## TASK
The word to look for is "larger". Report every line of the entries below that has it.

(Collected data)

══════

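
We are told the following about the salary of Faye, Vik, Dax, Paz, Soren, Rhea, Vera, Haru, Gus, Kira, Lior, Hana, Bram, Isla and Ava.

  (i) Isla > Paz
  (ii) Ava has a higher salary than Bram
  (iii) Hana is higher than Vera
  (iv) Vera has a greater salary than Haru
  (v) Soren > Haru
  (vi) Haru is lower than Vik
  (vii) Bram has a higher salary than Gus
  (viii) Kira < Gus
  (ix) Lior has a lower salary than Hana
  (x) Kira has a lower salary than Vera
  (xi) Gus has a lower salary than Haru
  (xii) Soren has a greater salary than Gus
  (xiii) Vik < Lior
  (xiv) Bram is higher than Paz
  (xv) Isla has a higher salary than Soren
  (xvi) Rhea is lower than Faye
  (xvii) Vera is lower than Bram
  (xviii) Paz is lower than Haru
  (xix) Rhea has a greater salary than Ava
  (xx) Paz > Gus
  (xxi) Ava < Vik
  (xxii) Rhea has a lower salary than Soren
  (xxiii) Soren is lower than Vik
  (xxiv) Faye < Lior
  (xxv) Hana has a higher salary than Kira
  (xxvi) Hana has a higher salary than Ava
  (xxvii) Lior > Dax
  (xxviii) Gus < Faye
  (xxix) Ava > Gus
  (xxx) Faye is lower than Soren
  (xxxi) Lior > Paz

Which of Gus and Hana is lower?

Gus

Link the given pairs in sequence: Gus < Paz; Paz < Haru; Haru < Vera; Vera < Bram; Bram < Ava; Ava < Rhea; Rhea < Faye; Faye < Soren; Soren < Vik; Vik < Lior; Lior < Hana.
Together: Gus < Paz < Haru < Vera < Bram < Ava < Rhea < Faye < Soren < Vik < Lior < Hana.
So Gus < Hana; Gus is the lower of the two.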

══════

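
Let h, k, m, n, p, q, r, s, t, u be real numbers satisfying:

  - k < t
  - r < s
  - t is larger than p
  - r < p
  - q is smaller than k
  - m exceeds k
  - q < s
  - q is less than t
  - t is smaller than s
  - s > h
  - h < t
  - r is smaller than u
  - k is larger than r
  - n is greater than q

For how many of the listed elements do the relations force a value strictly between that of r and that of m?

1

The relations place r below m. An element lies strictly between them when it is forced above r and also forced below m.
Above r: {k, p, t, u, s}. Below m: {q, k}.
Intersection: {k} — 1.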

══════

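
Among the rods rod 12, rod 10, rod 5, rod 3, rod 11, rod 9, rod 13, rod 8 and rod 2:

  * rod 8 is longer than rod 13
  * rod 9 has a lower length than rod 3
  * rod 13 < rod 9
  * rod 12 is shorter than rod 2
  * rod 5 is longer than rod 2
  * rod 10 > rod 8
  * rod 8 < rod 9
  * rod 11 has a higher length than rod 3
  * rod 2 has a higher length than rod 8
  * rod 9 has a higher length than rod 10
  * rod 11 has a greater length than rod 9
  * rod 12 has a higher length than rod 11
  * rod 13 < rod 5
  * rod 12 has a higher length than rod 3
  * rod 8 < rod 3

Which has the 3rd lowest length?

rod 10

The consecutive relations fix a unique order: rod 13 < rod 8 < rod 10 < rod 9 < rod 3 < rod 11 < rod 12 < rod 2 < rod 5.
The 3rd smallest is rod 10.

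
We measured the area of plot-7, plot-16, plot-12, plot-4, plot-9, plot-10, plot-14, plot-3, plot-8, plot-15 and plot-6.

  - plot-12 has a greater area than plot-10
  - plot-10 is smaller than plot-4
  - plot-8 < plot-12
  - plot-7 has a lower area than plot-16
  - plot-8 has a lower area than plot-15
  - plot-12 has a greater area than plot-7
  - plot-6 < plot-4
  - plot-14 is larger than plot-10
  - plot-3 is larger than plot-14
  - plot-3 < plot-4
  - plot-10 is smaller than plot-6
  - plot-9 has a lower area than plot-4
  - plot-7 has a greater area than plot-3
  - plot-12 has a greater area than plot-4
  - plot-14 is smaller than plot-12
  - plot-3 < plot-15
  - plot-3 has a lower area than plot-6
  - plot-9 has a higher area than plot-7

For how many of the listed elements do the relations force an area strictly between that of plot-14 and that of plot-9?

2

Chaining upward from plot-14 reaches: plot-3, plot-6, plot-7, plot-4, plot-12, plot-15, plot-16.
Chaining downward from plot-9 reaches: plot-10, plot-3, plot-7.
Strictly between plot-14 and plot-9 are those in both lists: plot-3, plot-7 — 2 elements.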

══════

## THE ANSWER
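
  - t is larger than p
  - k is larger than r
  - plot-14 is larger than plot-10
  - plot-3 is larger than plot-14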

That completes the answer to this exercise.